Go through the records, and copy each line in which the string "encounter" is present.

GIVEN DATA:

********

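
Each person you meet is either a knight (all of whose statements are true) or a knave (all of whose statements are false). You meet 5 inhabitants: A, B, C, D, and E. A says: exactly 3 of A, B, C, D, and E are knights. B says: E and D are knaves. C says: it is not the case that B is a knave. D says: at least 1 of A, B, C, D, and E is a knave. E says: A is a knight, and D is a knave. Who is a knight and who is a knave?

A is a knave, B is a knave, C is a knave, D is a knight, and E is a knave.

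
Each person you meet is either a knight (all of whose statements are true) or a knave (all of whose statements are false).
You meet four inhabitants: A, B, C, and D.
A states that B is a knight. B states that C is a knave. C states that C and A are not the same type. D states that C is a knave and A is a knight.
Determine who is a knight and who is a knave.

A is a knave, B is a knave, C is a knight, and D is a knave.

Suppose A is a knight. Then A's statement "B is a knight" would have to be true. Checking the 8 ways to assign the others, none is consistent with every speaker.
(For instance, with B=knave, C=knight, D=knave, A's claim "B is a knight" comes out false where it would need to be true.)
So A must be a knave, making "B is a knight" false. Taking A=knave, B=knave, C=knight, D=knave, each remaining statement checks out:
  B (knave): "C is a knave" — false. ✓
  C (knight): "C and A are not the same type" — true. ✓
  D (knave): "C is a knave and A is a knight" — false. ✓
This is the unique consistent assignment.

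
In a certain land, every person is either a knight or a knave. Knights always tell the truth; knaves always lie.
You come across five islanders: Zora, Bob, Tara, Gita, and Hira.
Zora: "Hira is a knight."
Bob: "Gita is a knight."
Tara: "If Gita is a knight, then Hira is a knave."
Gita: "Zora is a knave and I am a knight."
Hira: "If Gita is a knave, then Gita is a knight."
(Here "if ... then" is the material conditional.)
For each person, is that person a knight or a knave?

Knights: Tara. Knaves: Zora, Bob, Gita, and Hira.

Suppose Zora is a knight. Then Zora's statement "Hira is a knight" would have to be true. Checking the 16 ways to assign the others, none is consistent with every speaker.
(For instance, with Bob=knave, Tara=knight, Gita=knave, Hira=knave, Zora's claim "Hira is a knight" comes out false where it would need to be true.)
So Zora must be a knave, making "Hira is a knight" false. Taking Zora=knave, Bob=knave, Tara=knight, Gita=knave, Hira=knave, each remaining statement checks out:
  Bob (knave): "Gita is a knight" — false. ✓
  Tara (knight): "if Gita is a knight, then Hira is a knave" — true. ✓
  Gita (knave): "Zora is a knave and I am a knight" — false. ✓
  Hira (knave): "if Gita is a knave, then Gita is a knight" — false. ✓
This is the unique consistent assignment.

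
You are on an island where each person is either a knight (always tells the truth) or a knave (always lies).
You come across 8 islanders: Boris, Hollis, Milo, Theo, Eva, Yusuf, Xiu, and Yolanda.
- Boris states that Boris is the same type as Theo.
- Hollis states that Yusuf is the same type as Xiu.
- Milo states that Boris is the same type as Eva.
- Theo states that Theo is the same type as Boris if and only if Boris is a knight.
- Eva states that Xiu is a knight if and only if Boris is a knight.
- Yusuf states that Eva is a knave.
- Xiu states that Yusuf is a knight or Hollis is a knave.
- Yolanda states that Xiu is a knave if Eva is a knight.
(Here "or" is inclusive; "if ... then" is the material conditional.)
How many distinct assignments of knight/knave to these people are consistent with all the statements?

3

Consistent assignments:
  Boris=knight, Hollis=knave, Milo=knight, Theo=knight, Eva=knight, Yusuf=knave, Xiu=knight, Yolanda=knave
  Boris=knave, Hollis=knight, Milo=knight, Theo=knight, Eva=knave, Yusuf=knight, Xiu=knight, Yolanda=knight
  Boris=knave, Hollis=knight, Milo=knave, Theo=knight, Eva=knight, Yusuf=knave, Xiu=knave, Yolanda=knight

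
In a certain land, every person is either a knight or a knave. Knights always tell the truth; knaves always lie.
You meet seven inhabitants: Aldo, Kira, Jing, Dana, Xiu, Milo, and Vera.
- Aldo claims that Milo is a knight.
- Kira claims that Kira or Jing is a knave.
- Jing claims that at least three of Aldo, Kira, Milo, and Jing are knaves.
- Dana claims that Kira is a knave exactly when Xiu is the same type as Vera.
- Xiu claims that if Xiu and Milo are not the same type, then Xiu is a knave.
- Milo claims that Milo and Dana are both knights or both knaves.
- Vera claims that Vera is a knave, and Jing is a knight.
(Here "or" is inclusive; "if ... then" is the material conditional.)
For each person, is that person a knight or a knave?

Knights: Aldo, Kira, Dana, Xiu, and Milo. Knaves: Jing and Vera.

Aldo is a knight, and the claim "Milo is a knight" is indeed True.
Kira (knight): "Kira or Jing is a knave" — True. ✓
Since Jing is a knave, "at least three of Aldo, Kira, Milo, and Jing are knaves" needs to be False, which holds.
Dana (knight): "Kira is a knave exactly when Xiu is the same type as Vera" — True. ✓
Xiu is a knight, and the claim "if Xiu and Milo are not the same type, then Xiu is a knave" is indeed True.
Milo is a knight, and the claim "Milo and Dana are both knights or both knaves" is indeed True.
Vera is a knave, and the claim "Vera is a knave, and Jing is a knight" is indeed False.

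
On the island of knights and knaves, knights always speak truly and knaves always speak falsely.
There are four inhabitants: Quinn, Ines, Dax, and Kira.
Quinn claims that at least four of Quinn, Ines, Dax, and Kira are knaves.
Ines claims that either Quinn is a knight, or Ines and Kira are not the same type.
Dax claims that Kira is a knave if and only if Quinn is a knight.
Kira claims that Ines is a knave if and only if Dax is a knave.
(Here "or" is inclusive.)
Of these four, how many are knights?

The unique consistent assignment is Quinn=knave, Ines=knight, Dax=knave, Kira=knave.
That has 1 knight.

1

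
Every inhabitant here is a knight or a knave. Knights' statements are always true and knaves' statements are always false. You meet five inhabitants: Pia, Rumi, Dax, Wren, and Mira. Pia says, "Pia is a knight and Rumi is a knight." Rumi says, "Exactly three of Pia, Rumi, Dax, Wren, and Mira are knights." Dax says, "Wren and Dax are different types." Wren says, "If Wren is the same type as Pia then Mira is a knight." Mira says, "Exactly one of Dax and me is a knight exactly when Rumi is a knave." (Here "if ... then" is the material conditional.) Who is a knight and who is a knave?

Knights: none. Knaves: Pia, Rumi, Dax, Wren, and Mira.

Pia is a knave, and the claim "Pia is a knight and Rumi is a knight" is indeed False.
Since Rumi is a knave, "exactly three of Pia, Rumi, Dax, Wren, and Mira are knights" needs to be False, which holds.
Dax is a knave, so "Wren and Dax are different types" must be False — and it is.
Wren is a knave; "if Wren is the same type as Pia then Mira is a knight" is False, as required.
Mira is a knave, so "exactly one of Dax and me is a knight exactly when Rumi is a knave" must be False — and it is.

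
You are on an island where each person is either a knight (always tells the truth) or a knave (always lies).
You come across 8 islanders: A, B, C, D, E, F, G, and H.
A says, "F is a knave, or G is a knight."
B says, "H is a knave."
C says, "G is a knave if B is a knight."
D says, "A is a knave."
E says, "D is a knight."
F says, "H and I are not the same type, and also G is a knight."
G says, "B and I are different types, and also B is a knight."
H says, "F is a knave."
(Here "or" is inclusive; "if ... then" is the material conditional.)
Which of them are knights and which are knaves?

A is a knight, B is a knave, C is a knight, D is a knave, E is a knave, F is a knave, G is a knave, and H is a knight.

As a knight, A's statement "F is a knave, or G is a knight" should be true; it is.
As a knave, B's statement "H is a knave" should be False; it is.
As a knight, C's statement "G is a knave if B is a knight" should be true; it is.
D is a knave, so "A is a knave" must be False — and it is.
E is a knave, and the claim "D is a knight" is indeed False.
F is a knave, and the claim "H and I are not the same type, and also G is a knight" is indeed False.
G is a knave; "B and I are different types, and also B is a knight" is False, as required.
H is a knight; "F is a knave" is true, as required.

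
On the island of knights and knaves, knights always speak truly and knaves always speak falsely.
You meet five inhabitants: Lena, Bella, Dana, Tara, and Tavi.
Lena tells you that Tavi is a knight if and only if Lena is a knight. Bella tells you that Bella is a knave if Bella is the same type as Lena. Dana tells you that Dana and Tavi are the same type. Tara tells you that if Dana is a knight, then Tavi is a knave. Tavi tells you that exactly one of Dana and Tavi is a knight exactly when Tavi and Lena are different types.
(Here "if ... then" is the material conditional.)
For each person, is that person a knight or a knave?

Lena (knave): "Tavi is a knight if and only if Lena is a knight" — False. ✓
Bella (knight): "Bella is a knave if Bella is the same type as Lena" — true. ✓
Dana is a knave, and the claim "Dana and Tavi are the same type" is indeed False.
Tara is a knight; "if Dana is a knight, then Tavi is a knave" is true, as required.
Tavi is a knight, and the claim "exactly one of Dana and Tavi is a knight exactly when Tavi and Lena are different types" is indeed true.

Lena is a knave, Bella is a knight, Dana is a knave, Tara is a knight, and Tavi is a knight.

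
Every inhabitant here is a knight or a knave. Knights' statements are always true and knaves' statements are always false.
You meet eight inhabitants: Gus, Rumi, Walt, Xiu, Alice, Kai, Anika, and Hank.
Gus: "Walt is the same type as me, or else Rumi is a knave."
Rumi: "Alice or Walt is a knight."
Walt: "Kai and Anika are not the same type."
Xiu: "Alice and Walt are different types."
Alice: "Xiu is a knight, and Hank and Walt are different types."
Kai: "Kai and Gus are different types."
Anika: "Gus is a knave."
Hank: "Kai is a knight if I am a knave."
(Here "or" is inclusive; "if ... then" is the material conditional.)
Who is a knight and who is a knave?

Gus is a knave, Rumi is a knight, Walt is a knight, Xiu is a knight, Alice is a knave, Kai is a knave, Anika is a knight, and Hank is a knight.

Since Gus is a knave, "Walt is the same type as me, or else Rumi is a knave" needs to be false, which holds.
Rumi is a knight, so "Alice or Walt is a knight" must be True — and it is.
Walt (knight): "Kai and Anika are not the same type" — True. ✓
As a knight, Xiu's statement "Alice and Walt are different types" should be True; it is.
Alice is a knave, so "Xiu is a knight, and Hank and Walt are different types" must be false — and it is.
Since Kai is a knave, "Kai and Gus are different types" needs to be false, which holds.
Anika is a knight, so "Gus is a knave" must be True — and it is.
As a knight, Hank's statement "Kai is a knight if I am a knave" should be True; it is.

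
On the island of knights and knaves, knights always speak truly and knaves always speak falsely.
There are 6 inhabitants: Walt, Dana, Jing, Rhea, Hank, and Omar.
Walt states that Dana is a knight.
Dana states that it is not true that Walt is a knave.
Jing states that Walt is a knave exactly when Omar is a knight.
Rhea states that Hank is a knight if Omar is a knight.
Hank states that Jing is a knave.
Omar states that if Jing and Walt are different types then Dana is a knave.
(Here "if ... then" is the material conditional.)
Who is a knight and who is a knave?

Walt is a knave, and the claim "Dana is a knight" is indeed false.
Dana is a knave; "it is not true that Walt is a knave" is false, as required.
As a knight, Jing's statement "Walt is a knave exactly when Omar is a knight" should be True; it is.
Since Rhea is a knave, "Hank is a knight if Omar is a knight" needs to be false, which holds.
Hank is a knave; "Jing is a knave" is false, as required.
As a knight, Omar's statement "if Jing and Walt are different types then Dana is a knave" should be True; it is.

Walt is a knave, Dana is a knave, Jing is a knight, Rhea is a knave, Hank is a knave, and Omar is a knight.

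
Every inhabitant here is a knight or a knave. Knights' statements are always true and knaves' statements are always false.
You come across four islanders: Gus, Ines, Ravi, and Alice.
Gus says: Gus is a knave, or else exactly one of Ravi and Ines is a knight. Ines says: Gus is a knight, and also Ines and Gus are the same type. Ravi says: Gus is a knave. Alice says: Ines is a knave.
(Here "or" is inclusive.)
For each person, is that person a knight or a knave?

Gus is a knight, Ines is a knight, Ravi is a knave, and Alice is a knave.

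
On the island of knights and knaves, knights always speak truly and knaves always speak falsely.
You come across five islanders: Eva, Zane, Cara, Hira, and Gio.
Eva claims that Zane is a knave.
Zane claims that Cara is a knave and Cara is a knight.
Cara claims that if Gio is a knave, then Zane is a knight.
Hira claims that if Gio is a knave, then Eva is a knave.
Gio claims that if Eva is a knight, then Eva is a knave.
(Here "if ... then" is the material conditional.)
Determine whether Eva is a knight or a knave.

Eva is a knight.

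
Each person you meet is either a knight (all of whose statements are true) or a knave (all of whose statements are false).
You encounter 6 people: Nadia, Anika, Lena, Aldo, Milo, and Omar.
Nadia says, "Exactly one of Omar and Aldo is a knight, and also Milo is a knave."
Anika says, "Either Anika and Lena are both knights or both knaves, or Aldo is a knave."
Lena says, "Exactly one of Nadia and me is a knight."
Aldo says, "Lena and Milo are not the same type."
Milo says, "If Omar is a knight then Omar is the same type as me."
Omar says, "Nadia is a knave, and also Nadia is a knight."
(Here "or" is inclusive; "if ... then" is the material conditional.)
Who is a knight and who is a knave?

Nadia is a knave; "exactly one of Omar and Aldo is a knight, and also Milo is a knave" is False, as required.
Anika (knight): "either Anika and Lena are both knights or both knaves, or Aldo is a knave" — True. ✓
Lena (knight): "exactly one of Nadia and me is a knight" — True. ✓
Aldo is a knave, so "Lena and Milo are not the same type" must be False — and it is.
Milo (knight): "if Omar is a knight then Omar is the same type as me" — True. ✓
Since Omar is a knave, "Nadia is a knave, and also Nadia is a knight" needs to be False, which holds.

Nadia is a knave, Anika is a knight, Lena is a knight, Aldo is a knave, Milo is a knight, and Omar is a knave.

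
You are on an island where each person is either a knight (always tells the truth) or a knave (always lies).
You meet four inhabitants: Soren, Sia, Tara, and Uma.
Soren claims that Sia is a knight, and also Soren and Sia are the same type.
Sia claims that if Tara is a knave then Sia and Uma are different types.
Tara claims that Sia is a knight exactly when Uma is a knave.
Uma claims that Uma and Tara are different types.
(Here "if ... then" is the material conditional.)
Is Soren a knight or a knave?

Soren is a knave.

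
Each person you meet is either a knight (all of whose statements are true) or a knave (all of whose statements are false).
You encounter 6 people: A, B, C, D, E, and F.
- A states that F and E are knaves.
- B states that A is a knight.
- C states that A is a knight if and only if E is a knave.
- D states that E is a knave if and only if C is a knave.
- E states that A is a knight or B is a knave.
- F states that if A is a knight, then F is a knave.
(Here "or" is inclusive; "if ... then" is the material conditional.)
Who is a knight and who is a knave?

A is a knave; "F and E are knaves" is False, as required.
B is a knave, and the claim "A is a knight" is indeed False.
C is a knight; "A is a knight if and only if E is a knave" is true, as required.
D (knight): "E is a knave if and only if C is a knave" — true. ✓
E is a knight, and the claim "A is a knight or B is a knave" is indeed true.
As a knight, F's statement "if A is a knight, then F is a knave" should be true; it is.

A is a knave, B is a knave, C is a knight, D is a knight, E is a knight, and F is a knight.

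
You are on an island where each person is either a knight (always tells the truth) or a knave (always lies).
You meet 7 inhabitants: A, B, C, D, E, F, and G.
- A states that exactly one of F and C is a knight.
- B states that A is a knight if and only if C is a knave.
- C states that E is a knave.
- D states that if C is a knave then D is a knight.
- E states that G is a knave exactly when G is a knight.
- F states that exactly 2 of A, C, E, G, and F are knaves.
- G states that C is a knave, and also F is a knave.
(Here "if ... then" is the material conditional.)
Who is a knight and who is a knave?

A is a knight, B is a knave, C is a knight, D is a knight, E is a knave, F is a knave, and G is a knave.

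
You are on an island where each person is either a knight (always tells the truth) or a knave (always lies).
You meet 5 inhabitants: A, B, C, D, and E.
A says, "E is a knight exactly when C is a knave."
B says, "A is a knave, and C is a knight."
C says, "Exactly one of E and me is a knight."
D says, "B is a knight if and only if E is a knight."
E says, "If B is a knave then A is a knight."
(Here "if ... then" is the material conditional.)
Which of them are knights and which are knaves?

A is a knave, B is a knave, C is a knave, D is a knight, and E is a knave.

Suppose A is a knight. Then A's statement "E is a knight exactly when C is a knave" would have to be true. Checking the 16 ways to assign the others, none is consistent with every speaker.
(For instance, with B=knave, C=knave, D=knight, E=knave, A's claim "E is a knight exactly when C is a knave" comes out false where it would need to be true.)
So A must be a knave, making "E is a knight exactly when C is a knave" false. Taking A=knave, B=knave, C=knave, D=knight, E=knave, each remaining statement checks out:
  B (knave): "A is a knave, and C is a knight" — false. ✓
  C (knave): "exactly one of E and me is a knight" — false. ✓
  D (knight): "B is a knight if and only if E is a knight" — true. ✓
  E (knave): "if B is a knave then A is a knight" — false. ✓
This is the unique consistent assignment.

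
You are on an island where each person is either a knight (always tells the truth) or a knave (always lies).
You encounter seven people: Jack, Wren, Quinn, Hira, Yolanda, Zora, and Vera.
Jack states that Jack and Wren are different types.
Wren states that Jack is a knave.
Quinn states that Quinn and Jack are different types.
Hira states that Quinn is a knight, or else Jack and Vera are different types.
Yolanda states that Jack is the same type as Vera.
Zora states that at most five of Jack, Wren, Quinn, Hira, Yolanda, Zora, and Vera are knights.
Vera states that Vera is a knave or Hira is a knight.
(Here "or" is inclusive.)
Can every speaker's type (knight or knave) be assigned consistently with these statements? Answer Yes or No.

No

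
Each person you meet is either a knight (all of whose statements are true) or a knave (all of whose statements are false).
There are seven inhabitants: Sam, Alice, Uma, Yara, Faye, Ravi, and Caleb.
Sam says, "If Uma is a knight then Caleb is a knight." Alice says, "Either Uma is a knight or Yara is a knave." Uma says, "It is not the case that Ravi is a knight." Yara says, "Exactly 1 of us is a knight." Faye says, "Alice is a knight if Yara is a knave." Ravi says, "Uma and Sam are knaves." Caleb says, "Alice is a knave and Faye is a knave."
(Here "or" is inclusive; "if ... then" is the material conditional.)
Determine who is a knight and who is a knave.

Sam (knave): "if Uma is a knight then Caleb is a knight" — false. ✓
Since Alice is a knight, "either Uma is a knight or Yara is a knave" needs to be True, which holds.
Uma is a knight, and the claim "it is not the case that Ravi is a knight" is indeed True.
Yara (knave): "exactly 1 of us is a knight" — false. ✓
Since Faye is a knight, "Alice is a knight if Yara is a knave" needs to be True, which holds.
Ravi is a knave; "Uma and Sam are knaves" is false, as required.
Since Caleb is a knave, "Alice is a knave and Faye is a knave" needs to be false, which holds.

Sam is a knave, Alice is a knight, Uma is a knight, Yara is a knave, Faye is a knight, Ravi is a knave, and Caleb is a knave.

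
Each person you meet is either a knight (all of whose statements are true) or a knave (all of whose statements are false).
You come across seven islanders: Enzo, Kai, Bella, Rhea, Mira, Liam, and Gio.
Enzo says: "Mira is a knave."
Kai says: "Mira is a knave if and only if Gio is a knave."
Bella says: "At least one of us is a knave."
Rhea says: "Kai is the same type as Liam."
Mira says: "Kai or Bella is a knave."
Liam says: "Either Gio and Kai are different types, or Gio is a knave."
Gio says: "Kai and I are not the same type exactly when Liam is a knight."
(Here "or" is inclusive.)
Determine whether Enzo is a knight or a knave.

Consistent assignments: {Enzo=knave, Kai=knave, Bella=knight, Rhea=knave, Mira=knight, Liam=knight, Gio=knave}
In every consistent assignment, Enzo is a knave.

Enzo is a knave.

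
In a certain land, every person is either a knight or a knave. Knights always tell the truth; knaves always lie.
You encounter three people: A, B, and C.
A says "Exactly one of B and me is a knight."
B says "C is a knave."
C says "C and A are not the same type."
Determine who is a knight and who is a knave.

A is a knave, B is a knave, and C is a knight.

A (knave): "exactly one of B and me is a knight" — false. ✓
B is a knave, so "C is a knave" must be false — and it is.
C is a knight; "C and A are not the same type" is true, as required.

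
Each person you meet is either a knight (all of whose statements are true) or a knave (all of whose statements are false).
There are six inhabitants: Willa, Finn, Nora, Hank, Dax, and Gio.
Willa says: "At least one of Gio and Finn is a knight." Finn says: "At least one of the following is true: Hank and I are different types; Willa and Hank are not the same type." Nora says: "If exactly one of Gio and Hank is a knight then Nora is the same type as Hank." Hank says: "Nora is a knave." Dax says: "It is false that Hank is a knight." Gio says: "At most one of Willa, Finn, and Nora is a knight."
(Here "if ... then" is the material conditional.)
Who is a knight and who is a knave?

Since Willa is a knight, "at least one of Gio and Finn is a knight" needs to be true, which holds.
Finn is a knight, so "at least one of the following is true: Hank and I are different types; Willa and Hank are not the same type" must be true — and it is.
Nora is a knight, and the claim "if exactly one of Gio and Hank is a knight then Nora is the same type as Hank" is indeed true.
Hank (knave): "Nora is a knave" — False. ✓
Dax is a knight; "it is false that Hank is a knight" is true, as required.
Gio (knave): "at most one of Willa, Finn, and Nora is a knight" — False. ✓

Knights: Willa, Finn, Nora, and Dax. Knaves: Hank and Gio.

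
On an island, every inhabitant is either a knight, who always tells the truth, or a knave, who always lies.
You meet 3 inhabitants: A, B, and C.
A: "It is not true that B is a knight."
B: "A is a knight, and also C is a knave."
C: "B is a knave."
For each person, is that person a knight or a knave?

A is a knight, B is a knave, and C is a knight.

A is a knight, so "it is not true that B is a knight" must be true — and it is.
B is a knave; "A is a knight, and also C is a knave" is false, as required.
As a knight, C's statement "B is a knave" should be true; it is.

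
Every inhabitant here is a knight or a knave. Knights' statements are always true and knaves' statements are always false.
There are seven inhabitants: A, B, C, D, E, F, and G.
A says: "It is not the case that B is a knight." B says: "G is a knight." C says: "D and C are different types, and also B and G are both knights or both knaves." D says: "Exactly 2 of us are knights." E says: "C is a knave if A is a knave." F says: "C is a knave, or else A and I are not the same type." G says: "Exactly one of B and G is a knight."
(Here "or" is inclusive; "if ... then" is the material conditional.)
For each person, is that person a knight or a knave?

A is a knight, B is a knave, C is a knave, D is a knave, E is a knight, F is a knight, and G is a knave.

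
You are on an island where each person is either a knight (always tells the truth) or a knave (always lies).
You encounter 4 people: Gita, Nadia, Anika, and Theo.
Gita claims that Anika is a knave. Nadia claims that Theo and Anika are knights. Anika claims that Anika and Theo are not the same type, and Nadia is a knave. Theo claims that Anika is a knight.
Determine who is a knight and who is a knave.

As a knight, Gita's statement "Anika is a knave" should be true; it is.
Since Nadia is a knave, "Theo and Anika are knights" needs to be false, which holds.
Anika is a knave; "Anika and Theo are not the same type, and Nadia is a knave" is false, as required.
Theo is a knave; "Anika is a knight" is false, as required.

Gita is a knight, Nadia is a knave, Anika is a knave, and Theo is a knave.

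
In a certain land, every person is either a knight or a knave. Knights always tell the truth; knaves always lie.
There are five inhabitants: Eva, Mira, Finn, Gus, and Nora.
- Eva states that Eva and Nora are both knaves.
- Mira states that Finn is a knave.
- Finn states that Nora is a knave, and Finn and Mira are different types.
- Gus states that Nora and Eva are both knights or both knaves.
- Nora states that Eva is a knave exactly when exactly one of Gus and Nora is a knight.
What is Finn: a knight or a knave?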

********

TASK SOLUTION:
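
You encounter 6 people: Nadia, Anika, Lena, Aldo, Milo, and Omar.
You encounter 6 people: A, B, C, D, E, and F.
You encounter seven people: Jack, Wren, Quinn, Hira, Yolanda, Zora, and Vera.
You encounter three people: A, B, and C.
You encounter 4 people: Gita, Nadia, Anika, and Theo.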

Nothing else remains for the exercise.